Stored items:
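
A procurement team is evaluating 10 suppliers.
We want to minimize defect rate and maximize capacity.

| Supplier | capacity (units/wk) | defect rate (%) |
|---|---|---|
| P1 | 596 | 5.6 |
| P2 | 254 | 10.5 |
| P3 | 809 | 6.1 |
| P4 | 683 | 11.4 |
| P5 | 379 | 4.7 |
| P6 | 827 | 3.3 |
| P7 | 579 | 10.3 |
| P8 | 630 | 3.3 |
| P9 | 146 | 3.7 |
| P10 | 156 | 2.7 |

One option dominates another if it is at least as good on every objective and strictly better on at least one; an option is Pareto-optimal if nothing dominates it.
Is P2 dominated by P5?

P5 vs P2: capacity 379≥254, defect rate 4.7≤10.5 — P5 is at least as good on every objective with at least one strict improvement.

Yes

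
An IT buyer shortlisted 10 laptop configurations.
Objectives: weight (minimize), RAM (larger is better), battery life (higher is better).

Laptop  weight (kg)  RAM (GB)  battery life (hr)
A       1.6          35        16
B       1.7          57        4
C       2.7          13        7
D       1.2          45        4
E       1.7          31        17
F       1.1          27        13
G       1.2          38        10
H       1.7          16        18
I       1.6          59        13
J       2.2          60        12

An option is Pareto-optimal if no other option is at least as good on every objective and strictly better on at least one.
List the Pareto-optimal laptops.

A, D, E, F, G, H, I, J

A: not dominated.
B: dominated by I (weight 1.6≤1.7, RAM 59≥57, battery life 13≥4).
C: dominated by A (weight 1.6≤2.7, RAM 35≥13, battery life 16≥7).
D: not dominated.
E: not dominated.
F: not dominated (best weight).
G: not dominated.
H: not dominated (best battery life).
I: not dominated.
J: not dominated (best RAM).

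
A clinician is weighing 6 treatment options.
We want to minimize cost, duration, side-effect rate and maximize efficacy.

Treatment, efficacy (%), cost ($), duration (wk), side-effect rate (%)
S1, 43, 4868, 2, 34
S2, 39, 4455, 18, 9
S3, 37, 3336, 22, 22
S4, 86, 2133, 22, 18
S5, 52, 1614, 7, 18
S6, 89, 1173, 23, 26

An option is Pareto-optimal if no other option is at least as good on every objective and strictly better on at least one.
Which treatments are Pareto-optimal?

S1, S2, S4, S5, S6

S1: not dominated (best duration).
S2: not dominated (best side-effect rate).
S3: dominated by S4 (efficacy 86≥37, cost 2133≤3336, duration 22≤22, side-effect rate 18≤22).
S4: not dominated.
S5: not dominated.
S6: not dominated (best efficacy).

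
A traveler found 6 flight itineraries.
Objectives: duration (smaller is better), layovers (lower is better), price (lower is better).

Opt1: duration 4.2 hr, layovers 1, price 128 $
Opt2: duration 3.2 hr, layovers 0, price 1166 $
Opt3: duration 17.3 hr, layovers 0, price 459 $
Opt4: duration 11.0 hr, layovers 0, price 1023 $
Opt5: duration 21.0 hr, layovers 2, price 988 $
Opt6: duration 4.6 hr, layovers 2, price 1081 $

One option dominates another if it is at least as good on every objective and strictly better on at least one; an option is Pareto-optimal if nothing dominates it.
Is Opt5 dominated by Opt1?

Opt1 vs Opt5: duration 4.2≤21.0, layovers 1≤2, price 128≤988 — Opt1 is at least as good on every objective with at least one strict improvement.

Yes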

**EXERCISE DESCRIPTION**
Across the entries, tally every line that contains the word "Objectives" and report the sum by itself.

**WRITTEN ANSWER**
2